_PROBLEM STATEMENT_
Consider the listing below. Extract exactly the lines from the line containing "-5/4, -9, 1/4." to the line containing "After all 9", both included.

*** Opening of RECORDED DATA ***

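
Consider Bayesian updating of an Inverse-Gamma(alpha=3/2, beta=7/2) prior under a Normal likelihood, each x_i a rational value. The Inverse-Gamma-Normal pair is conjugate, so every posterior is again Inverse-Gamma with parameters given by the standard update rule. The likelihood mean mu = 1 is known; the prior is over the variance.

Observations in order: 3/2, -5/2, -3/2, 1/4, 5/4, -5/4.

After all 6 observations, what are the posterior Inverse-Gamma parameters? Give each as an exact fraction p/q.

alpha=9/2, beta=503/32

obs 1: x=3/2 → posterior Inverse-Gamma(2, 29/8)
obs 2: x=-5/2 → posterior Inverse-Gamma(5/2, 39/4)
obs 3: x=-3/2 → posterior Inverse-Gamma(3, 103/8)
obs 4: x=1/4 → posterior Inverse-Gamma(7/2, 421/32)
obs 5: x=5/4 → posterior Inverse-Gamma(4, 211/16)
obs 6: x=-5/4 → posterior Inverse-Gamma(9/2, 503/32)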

*** Close of RECORDED DATA ***
*** Opening of RECORDED DATA ***

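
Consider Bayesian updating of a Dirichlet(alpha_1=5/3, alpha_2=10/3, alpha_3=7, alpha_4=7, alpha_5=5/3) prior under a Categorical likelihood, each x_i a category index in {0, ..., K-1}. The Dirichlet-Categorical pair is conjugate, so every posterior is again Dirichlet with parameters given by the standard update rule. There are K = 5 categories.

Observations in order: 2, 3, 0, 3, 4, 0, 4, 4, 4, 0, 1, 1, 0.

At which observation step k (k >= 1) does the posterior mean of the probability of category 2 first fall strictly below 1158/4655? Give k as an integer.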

*** Close of RECORDED DATA ***
*** Opening of RECORDED DATA ***

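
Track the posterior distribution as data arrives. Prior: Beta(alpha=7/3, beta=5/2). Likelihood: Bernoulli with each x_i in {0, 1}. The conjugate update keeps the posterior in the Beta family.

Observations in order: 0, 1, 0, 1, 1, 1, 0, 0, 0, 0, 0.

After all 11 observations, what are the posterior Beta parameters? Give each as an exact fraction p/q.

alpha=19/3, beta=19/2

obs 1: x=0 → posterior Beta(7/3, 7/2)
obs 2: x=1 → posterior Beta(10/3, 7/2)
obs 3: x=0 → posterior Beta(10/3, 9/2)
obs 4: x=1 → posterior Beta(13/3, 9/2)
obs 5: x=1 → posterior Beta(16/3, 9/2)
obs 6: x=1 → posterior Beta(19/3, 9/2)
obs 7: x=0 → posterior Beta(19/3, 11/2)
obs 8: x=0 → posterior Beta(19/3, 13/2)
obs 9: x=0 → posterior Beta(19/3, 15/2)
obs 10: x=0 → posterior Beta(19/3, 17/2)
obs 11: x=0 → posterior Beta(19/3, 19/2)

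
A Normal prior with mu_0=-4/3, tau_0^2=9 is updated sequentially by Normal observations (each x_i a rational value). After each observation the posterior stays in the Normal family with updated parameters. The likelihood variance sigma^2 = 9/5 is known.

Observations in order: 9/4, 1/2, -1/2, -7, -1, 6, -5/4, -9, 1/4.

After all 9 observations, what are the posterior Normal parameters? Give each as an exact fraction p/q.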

*** Close of RECORDED DATA ***

_EXERCISE RESULT_
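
Observations in order: 9/4, 1/2, -1/2, -7, -1, 6, -5/4, -9, 1/4.

After all 9 observations, what are the posterior Normal parameters? Give each as an exact fraction p/q.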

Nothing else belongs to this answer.